• SUPPLIED ENTRIES
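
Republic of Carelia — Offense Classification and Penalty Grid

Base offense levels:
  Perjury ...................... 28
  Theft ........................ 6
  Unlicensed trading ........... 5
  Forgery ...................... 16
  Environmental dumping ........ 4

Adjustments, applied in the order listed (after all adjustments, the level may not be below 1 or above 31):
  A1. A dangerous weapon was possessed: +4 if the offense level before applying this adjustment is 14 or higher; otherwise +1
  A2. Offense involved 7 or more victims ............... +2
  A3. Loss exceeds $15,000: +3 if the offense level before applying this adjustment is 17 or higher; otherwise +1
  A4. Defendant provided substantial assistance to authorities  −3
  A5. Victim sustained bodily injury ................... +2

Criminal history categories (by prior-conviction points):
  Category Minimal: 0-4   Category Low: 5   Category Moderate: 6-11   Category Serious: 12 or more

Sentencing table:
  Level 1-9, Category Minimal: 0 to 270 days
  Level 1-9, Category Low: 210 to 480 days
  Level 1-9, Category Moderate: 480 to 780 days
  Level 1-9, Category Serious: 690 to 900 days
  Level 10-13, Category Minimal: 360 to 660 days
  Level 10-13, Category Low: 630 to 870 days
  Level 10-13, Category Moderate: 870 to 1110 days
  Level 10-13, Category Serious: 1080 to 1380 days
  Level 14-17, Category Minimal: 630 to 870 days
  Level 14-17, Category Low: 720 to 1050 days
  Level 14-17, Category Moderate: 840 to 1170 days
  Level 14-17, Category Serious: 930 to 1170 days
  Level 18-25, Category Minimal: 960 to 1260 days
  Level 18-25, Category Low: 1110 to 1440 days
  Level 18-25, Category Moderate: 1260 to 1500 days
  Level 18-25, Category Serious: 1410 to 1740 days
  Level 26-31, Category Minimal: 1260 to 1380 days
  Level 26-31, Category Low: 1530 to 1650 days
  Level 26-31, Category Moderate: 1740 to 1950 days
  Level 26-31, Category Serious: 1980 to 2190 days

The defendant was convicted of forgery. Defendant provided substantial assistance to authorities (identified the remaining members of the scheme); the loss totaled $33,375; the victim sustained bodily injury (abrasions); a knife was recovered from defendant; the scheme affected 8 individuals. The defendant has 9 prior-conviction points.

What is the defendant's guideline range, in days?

1260-1500 days

Base offense level for forgery: 16.
A1 applies (level before this adjustment is 16 ≥ 14, so +4): 16 + 4 = 20.
A2 applies: 20 + 2 = 22.
A3 applies (level before this adjustment is 22 ≥ 17, so +3): 22 + 3 = 25.
A4 applies: 25 − 3 = 22.
A5 applies: 22 + 2 = 24.
Final offense level: 24.
Criminal history: 9 prior points → Category Moderate (6-11).
Level 24 falls in the 18-25 band.
Grid: Level 18-25 × Category Moderate = 1260-1500 days.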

• INSTRUCTIONS FOR THE TASK
A faithful copy of all the material is the required answer.

• PROBLEM SOLUTION
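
Republic of Carelia — Offense Classification and Penalty Grid

Base offense levels:
  Perjury ...................... 28
  Theft ........................ 6
  Unlicensed trading ........... 5
  Forgery ...................... 16
  Environmental dumping ........ 4

Adjustments, applied in the order listed (after all adjustments, the level may not be below 1 or above 31):
  A1. A dangerous weapon was possessed: +4 if the offense level before applying this adjustment is 14 or higher; otherwise +1
  A2. Offense involved 7 or more victims ............... +2
  A3. Loss exceeds $15,000: +3 if the offense level before applying this adjustment is 17 or higher; otherwise +1
  A4. Defendant provided substantial assistance to authorities  −3
  A5. Victim sustained bodily injury ................... +2

Criminal history categories (by prior-conviction points):
  Category Minimal: 0-4   Category Low: 5   Category Moderate: 6-11   Category Serious: 12 or more

Sentencing table:
  Level 1-9, Category Minimal: 0 to 270 days
  Level 1-9, Category Low: 210 to 480 days
  Level 1-9, Category Moderate: 480 to 780 days
  Level 1-9, Category Serious: 690 to 900 days
  Level 10-13, Category Minimal: 360 to 660 days
  Level 10-13, Category Low: 630 to 870 days
  Level 10-13, Category Moderate: 870 to 1110 days
  Level 10-13, Category Serious: 1080 to 1380 days
  Level 14-17, Category Minimal: 630 to 870 days
  Level 14-17, Category Low: 720 to 1050 days
  Level 14-17, Category Moderate: 840 to 1170 days
  Level 14-17, Category Serious: 930 to 1170 days
  Level 18-25, Category Minimal: 960 to 1260 days
  Level 18-25, Category Low: 1110 to 1440 days
  Level 18-25, Category Moderate: 1260 to 1500 days
  Level 18-25, Category Serious: 1410 to 1740 days
  Level 26-31, Category Minimal: 1260 to 1380 days
  Level 26-31, Category Low: 1530 to 1650 days
  Level 26-31, Category Moderate: 1740 to 1950 days
  Level 26-31, Category Serious: 1980 to 2190 days

The defendant was convicted of forgery. Defendant provided substantial assistance to authorities (identified the remaining members of the scheme); the loss totaled $33,375; the victim sustained bodily injury (abrasions); a knife was recovered from defendant; the scheme affected 8 individuals. The defendant has 9 prior-conviction points.

What is the defendant's guideline range, in days?

1260-1500 days

Base offense level for forgery: 16.
A1 applies (level before this adjustment is 16 ≥ 14, so +4): 16 + 4 = 20.
A2 applies: 20 + 2 = 22.
A3 applies (level before this adjustment is 22 ≥ 17, so +3): 22 + 3 = 25.
A4 applies: 25 − 3 = 22.
A5 applies: 22 + 2 = 24.
Final offense level: 24.
Criminal history: 9 prior points → Category Moderate (6-11).
Level 24 falls in the 18-25 band.
Grid: Level 18-25 × Category Moderate = 1260-1500 days.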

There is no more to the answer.